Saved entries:
= = = =

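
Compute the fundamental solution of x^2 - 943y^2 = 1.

(x, y) = (737, 24)

First expand sqrt(943) as a continued fraction. With x_i = (sqrt(943) + m_i)/d_i and (m_0, d_0) = (0, 1): a_0 = floor(sqrt(943)) = 30, since 30^2 = 900 <= 943 < 961 = 31^2.
Iterate m_{i+1} = d_i*a_i - m_i, d_{i+1} = (943 - m_{i+1}^2)/d_i, a_{i+1} = floor((a_0 + m_{i+1})/d_{i+1}):
  m_1 = 1*30 - 0 = 30, d_1 = (943 - 30^2)/1 = 43/1 = 43, a_1 = floor((30 + 30)/43) = 1.
  m_2 = 43*1 - 30 = 13, d_2 = (943 - 13^2)/43 = 774/43 = 18, a_2 = floor((30 + 13)/18) = 2.
  m_3 = 18*2 - 13 = 23, d_3 = (943 - 23^2)/18 = 414/18 = 23, a_3 = floor((30 + 23)/23) = 2.
  m_4 = 23*2 - 23 = 23, d_4 = (943 - 23^2)/23 = 414/23 = 18, a_4 = floor((30 + 23)/18) = 2.
  m_5 = 18*2 - 23 = 13, d_5 = (943 - 13^2)/18 = 774/18 = 43, a_5 = floor((30 + 13)/43) = 1.
  m_6 = 43*1 - 13 = 30, d_6 = (943 - 30^2)/43 = 43/43 = 1, a_6 = floor((30 + 30)/1) = 60.
  m_7 = 1*60 - 30 = 30, d_7 = (943 - 30^2)/1 = 43/1 = 43: (m_7, d_7) = (m_1, d_1) = (30, 43), so from here the quotients repeat a_1, ..., a_6; the period length is 6.
So sqrt(943) = [30; (1, 2, 2, 2, 1, 60)] with period length k = 6.
k is even, so the fundamental solution of x^2 - 943y^2 = 1 is (p_{k-1}, q_{k-1}) = (p_5, q_5); compute convergents through index 5.
Convergents (p_i = a_i*p_{i-1} + p_{i-2}, q_i = a_i*q_{i-1} + q_{i-2} with p_{-2}=0, p_{-1}=1, q_{-2}=1, q_{-1}=0):
  i=0: a_0=30, p_0 = 30*1 + 0 = 30, q_0 = 30*0 + 1 = 1.
  i=1: a_1=1, p_1 = 1*30 + 1 = 31, q_1 = 1*1 + 0 = 1.
  i=2: a_2=2, p_2 = 2*31 + 30 = 92, q_2 = 2*1 + 1 = 3.
  i=3: a_3=2, p_3 = 2*92 + 31 = 215, q_3 = 2*3 + 1 = 7.
  i=4: a_4=2, p_4 = 2*215 + 92 = 522, q_4 = 2*7 + 3 = 17.
  i=5: a_5=1, p_5 = 1*522 + 215 = 737, q_5 = 1*17 + 7 = 24.
Check: 737^2 - 943*24^2 = 543169 - 543168 = 1, so (x, y) = (737, 24) solves the equation, and by the theorem it is the least positive solution.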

= = = =

Check each line above for the string "solution" and copy every line that has it.

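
Compute the fundamental solution of x^2 - 943y^2 = 1.
k is even, so the fundamental solution of x^2 - 943y^2 = 1 is (p_{k-1}, q_{k-1}) = (p_5, q_5); compute convergents through index 5.
Check: 737^2 - 943*24^2 = 543169 - 543168 = 1, so (x, y) = (737, 24) solves the equation, and by the theorem it is the least positive solution.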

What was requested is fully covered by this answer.